[Items listed in a dataset]
<<<<

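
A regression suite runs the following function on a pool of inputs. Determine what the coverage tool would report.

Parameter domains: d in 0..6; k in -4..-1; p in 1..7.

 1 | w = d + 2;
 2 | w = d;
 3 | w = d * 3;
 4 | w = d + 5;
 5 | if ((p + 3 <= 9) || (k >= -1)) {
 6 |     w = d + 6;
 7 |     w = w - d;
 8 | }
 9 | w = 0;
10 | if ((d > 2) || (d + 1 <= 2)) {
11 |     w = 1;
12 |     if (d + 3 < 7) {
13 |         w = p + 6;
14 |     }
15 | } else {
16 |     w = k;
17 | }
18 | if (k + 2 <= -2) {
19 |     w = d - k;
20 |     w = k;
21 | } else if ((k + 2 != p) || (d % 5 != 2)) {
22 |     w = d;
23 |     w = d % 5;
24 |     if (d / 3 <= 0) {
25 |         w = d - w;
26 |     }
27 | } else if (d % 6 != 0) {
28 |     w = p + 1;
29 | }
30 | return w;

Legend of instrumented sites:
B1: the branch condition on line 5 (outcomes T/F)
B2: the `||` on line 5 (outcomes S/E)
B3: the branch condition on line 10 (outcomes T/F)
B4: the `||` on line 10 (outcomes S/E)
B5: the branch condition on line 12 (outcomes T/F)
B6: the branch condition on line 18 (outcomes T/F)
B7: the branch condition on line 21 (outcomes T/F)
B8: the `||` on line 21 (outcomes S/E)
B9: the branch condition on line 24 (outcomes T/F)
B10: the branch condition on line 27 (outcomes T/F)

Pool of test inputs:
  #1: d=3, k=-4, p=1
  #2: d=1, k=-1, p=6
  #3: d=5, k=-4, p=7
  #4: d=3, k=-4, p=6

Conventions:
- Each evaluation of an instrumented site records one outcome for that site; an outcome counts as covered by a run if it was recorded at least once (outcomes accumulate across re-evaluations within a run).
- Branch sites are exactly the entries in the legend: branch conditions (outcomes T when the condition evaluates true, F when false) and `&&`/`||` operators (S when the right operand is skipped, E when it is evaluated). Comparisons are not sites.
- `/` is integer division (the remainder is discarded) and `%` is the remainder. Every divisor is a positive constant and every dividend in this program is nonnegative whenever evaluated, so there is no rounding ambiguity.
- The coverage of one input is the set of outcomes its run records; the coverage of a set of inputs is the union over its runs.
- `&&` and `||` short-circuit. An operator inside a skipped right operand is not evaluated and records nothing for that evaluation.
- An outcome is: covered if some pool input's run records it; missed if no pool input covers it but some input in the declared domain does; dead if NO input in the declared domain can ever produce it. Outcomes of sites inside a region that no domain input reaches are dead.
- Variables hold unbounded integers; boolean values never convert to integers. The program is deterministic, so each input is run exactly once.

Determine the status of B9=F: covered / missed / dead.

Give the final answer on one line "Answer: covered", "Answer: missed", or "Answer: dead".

no pool input records B9=F
but domain input (d=3, k=-3, p=1) does record it -> reachable, so missed

Answer: missed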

>>>>

- Work order: Where in the records does the word "skipped" appear? Copy each line that holds it.

- Written response:
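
- Branch sites are exactly the entries in the legend: branch conditions (outcomes T when the condition evaluates true, F when false) and `&&`/`||` operators (S when the right operand is skipped, E when it is evaluated). Comparisons are not sites.
- `&&` and `||` short-circuit. An operator inside a skipped right operand is not evaluated and records nothing for that evaluation.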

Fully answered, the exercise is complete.